== DATASET RECORDS

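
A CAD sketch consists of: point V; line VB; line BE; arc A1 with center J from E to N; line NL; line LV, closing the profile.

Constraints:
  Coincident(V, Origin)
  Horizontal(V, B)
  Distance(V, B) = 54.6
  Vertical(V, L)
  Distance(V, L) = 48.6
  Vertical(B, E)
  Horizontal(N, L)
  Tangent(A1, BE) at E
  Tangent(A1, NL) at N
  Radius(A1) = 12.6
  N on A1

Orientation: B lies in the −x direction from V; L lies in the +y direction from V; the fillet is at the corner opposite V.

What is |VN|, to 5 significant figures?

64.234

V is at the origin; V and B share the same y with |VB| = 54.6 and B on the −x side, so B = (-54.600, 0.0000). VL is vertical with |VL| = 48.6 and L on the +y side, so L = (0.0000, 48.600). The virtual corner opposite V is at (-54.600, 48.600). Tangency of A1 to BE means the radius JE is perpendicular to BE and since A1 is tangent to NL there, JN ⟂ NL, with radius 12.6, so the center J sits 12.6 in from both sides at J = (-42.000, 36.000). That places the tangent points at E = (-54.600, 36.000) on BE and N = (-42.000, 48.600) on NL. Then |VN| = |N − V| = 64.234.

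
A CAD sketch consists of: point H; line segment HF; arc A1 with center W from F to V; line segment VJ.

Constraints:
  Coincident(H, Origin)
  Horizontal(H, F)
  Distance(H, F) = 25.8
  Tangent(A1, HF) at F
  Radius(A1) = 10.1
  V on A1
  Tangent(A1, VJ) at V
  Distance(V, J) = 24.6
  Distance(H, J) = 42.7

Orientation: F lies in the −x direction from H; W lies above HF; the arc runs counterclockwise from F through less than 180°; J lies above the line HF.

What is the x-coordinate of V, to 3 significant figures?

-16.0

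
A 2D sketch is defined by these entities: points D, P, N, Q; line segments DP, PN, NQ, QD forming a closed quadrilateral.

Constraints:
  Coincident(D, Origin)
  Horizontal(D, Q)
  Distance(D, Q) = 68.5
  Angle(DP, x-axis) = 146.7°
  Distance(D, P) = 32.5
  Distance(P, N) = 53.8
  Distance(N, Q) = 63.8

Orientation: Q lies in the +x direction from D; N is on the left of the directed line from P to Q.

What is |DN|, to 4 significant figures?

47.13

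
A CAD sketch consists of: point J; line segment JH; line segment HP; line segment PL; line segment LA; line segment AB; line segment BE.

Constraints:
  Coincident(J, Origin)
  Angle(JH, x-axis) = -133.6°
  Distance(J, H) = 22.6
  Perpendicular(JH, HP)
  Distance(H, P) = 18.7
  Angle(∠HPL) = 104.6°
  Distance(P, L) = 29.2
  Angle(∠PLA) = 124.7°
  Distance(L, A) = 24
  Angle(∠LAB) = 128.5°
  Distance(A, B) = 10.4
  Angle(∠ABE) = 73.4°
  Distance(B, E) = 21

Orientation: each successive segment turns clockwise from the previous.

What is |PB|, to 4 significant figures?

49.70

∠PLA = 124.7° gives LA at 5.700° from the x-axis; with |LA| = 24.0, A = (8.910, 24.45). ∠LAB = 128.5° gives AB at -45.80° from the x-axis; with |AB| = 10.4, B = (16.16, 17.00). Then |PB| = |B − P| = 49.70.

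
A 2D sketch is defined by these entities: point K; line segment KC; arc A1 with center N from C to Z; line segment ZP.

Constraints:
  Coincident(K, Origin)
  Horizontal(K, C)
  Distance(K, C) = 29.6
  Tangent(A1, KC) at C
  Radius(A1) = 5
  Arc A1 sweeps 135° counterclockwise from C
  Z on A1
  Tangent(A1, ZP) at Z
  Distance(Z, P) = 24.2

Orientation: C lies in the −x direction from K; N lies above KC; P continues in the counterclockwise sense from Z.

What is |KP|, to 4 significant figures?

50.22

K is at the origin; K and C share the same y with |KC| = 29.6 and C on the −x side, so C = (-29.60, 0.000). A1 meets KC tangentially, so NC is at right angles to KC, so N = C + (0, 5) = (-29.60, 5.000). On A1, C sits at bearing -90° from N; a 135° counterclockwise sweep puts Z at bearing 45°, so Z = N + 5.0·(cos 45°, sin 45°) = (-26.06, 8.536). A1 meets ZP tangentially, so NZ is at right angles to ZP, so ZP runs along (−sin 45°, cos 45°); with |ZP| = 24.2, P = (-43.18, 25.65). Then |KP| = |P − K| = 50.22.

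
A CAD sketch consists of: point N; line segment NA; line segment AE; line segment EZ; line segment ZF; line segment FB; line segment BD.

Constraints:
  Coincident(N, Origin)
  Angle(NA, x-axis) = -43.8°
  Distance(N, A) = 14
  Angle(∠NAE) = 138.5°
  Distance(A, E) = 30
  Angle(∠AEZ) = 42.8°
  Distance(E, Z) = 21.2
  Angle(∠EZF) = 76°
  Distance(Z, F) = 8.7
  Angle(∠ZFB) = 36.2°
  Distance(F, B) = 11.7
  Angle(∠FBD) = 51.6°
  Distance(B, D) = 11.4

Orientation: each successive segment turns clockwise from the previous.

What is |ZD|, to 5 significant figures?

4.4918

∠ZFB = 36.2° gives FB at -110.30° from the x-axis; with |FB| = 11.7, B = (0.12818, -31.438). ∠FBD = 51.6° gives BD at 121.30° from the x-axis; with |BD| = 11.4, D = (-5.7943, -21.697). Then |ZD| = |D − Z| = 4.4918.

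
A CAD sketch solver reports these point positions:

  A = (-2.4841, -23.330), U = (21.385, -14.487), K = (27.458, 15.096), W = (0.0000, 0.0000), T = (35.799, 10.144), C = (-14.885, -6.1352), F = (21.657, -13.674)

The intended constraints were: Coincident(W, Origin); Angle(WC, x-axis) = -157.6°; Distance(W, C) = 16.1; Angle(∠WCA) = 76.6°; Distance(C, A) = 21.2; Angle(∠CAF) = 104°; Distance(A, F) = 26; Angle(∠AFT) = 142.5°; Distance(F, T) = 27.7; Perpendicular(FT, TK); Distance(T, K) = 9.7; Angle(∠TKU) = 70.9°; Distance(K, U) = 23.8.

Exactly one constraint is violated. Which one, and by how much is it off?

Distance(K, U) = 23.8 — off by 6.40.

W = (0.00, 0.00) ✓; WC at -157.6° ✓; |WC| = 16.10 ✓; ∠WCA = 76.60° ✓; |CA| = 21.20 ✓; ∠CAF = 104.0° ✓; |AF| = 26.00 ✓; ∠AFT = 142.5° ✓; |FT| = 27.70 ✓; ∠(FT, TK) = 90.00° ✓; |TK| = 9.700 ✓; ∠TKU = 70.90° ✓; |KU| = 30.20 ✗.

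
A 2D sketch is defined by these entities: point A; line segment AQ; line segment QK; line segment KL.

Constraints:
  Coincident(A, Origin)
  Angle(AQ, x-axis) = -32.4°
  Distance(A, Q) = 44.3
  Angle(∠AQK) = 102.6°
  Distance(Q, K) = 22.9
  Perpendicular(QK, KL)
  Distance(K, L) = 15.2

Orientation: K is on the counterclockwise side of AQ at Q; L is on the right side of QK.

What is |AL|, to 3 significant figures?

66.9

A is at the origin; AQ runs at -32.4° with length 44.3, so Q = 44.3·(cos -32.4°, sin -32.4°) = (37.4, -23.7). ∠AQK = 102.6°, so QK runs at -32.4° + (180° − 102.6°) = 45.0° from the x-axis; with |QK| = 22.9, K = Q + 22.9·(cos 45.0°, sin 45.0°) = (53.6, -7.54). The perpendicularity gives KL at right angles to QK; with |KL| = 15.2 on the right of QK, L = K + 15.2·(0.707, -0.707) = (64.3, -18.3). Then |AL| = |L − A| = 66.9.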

====

=== AIM OF THE EXERCISE ===
When a line in the data holds the word "Horizontal", show that line.

=== TASK SOLUTION ===
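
  Horizontal(V, B)
  Horizontal(N, L)
  Horizontal(H, F)
  Horizontal(D, Q)
  Horizontal(K, C)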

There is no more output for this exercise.